- _What you will do_
Below are some records; return each one exactly as written.

Entries taken from a collection:
★ ★ ★

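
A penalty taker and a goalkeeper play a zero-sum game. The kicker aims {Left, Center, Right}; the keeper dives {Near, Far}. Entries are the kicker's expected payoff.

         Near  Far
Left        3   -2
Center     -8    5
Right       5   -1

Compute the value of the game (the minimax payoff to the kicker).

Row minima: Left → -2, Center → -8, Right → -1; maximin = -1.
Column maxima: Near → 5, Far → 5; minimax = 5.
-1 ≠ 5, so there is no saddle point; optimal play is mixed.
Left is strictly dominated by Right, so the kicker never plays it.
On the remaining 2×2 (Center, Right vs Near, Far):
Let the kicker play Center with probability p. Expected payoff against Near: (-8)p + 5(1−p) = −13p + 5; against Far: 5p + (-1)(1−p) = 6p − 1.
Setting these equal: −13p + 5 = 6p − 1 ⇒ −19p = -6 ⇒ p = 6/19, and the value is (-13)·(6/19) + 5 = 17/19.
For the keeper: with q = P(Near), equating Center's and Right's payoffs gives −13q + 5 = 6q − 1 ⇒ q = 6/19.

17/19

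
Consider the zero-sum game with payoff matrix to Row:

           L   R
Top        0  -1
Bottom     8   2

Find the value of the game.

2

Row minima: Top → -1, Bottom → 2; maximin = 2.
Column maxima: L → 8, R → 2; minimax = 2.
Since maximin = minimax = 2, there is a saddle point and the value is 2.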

★ ★ ★

- _Answer_
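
A penalty taker and a goalkeeper play a zero-sum game. The kicker aims {Left, Center, Right}; the keeper dives {Near, Far}. Entries are the kicker's expected payoff.

         Near  Far
Left        3   -2
Center     -8    5
Right       5   -1

Compute the value of the game (the minimax payoff to the kicker).

Row minima: Left → -2, Center → -8, Right → -1; maximin = -1.
Column maxima: Near → 5, Far → 5; minimax = 5.
-1 ≠ 5, so there is no saddle point; optimal play is mixed.
Left is strictly dominated by Right, so the kicker never plays it.
On the remaining 2×2 (Center, Right vs Near, Far):
Let the kicker play Center with probability p. Expected payoff against Near: (-8)p + 5(1−p) = −13p + 5; against Far: 5p + (-1)(1−p) = 6p − 1.
Setting these equal: −13p + 5 = 6p − 1 ⇒ −19p = -6 ⇒ p = 6/19, and the value is (-13)·(6/19) + 5 = 17/19.
For the keeper: with q = P(Near), equating Center's and Right's payoffs gives −13q + 5 = 6q − 1 ⇒ q = 6/19.

17/19

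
Consider the zero-sum game with payoff matrix to Row:

           L   R
Top        0  -1
Bottom     8   2

Find the value of the game.

2

Row minima: Top → -1, Bottom → 2; maximin = 2.
Column maxima: L → 8, R → 2; minimax = 2.
Since maximin = minimax = 2, there is a saddle point and the value is 2.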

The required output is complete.